TO DO
Once you reach the line containing "Positions are numbered" in the data below, restate each line word for word up to and including the one containing "Consider all three".

[[ DATA RECORDS, beginning ]]

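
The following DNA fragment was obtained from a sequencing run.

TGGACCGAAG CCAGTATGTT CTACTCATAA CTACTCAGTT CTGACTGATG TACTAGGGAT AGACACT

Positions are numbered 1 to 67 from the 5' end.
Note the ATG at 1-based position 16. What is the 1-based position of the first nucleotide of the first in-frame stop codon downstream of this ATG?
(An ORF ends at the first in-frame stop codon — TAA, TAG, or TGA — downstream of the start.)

Codons from position 16: ATG (16–18), TTC (19–21), TAC (22–24), TCA (25–27), TAA (28–30).
TAA is a stop codon; it begins at position 28.

28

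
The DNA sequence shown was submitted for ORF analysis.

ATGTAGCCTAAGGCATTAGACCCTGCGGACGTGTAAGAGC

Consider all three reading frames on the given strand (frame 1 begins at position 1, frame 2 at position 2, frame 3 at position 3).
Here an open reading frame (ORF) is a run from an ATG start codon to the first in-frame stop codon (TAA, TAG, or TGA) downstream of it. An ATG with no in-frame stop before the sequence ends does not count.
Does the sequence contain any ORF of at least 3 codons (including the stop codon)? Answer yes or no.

no

Frame 1: ATG TAG CCT AAG GCA TTA GAC CCT GCG GAC GTG TAA GAG — ATG at 1, stop TAG at 4 → 6 nt.
Frame 2: TGT AGC CTA AGG CAT TAG ACC CTG CGG ACG TGT AAG AGC — no ATG→stop ORF.
Frame 3: GTA GCC TAA GGC ATT AGA CCC TGC GGA CGT GTA AGA — no ATG→stop ORF.
Largest ORF found is 2 codons < 3, so no.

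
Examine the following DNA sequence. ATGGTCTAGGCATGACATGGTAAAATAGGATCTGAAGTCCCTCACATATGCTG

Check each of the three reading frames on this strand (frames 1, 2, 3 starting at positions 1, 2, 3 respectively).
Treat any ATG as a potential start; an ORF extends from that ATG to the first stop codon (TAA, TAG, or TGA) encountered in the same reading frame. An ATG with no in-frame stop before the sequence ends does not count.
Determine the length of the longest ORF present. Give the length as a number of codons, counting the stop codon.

4

Frame 1: ATG GTC TAG GCA TGA CAT GGT AAA ATA GGA TCT GAA GTC CCT CAC ATA TGC — ATG at 1, stop TAG at 7 → 9 nt.
Frame 2: TGG TCT AGG CAT GAC ATG GTA AAA TAG GAT CTG AAG TCC CTC ACA TAT GCT — ATG at 17, stop TAG at 26 → 12 nt.
Frame 3: GGT CTA GGC ATG ACA TGG TAA AAT AGG ATC TGA AGT CCC TCA CAT ATG CTG — ATG at 12, stop TAA at 21 → 12 nt.
Longest: frame 2, positions 17–28, 12 nt = 4 codons = 3 aa. → 4 codons.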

[[ DATA RECORDS, end ]]

WRITTEN ANSWER
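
Positions are numbered 1 to 67 from the 5' end.
Note the ATG at 1-based position 16. What is the 1-based position of the first nucleotide of the first in-frame stop codon downstream of this ATG?
(An ORF ends at the first in-frame stop codon — TAA, TAG, or TGA — downstream of the start.)

Codons from position 16: ATG (16–18), TTC (19–21), TAC (22–24), TCA (25–27), TAA (28–30).
TAA is a stop codon; it begins at position 28.

28

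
The DNA sequence shown was submitted for ORF analysis.

ATGTAGCCTAAGGCATTAGACCCTGCGGACGTGTAAGAGC

Consider all three reading frames on the given strand (frame 1 begins at position 1, frame 2 at position 2, frame 3 at position 3).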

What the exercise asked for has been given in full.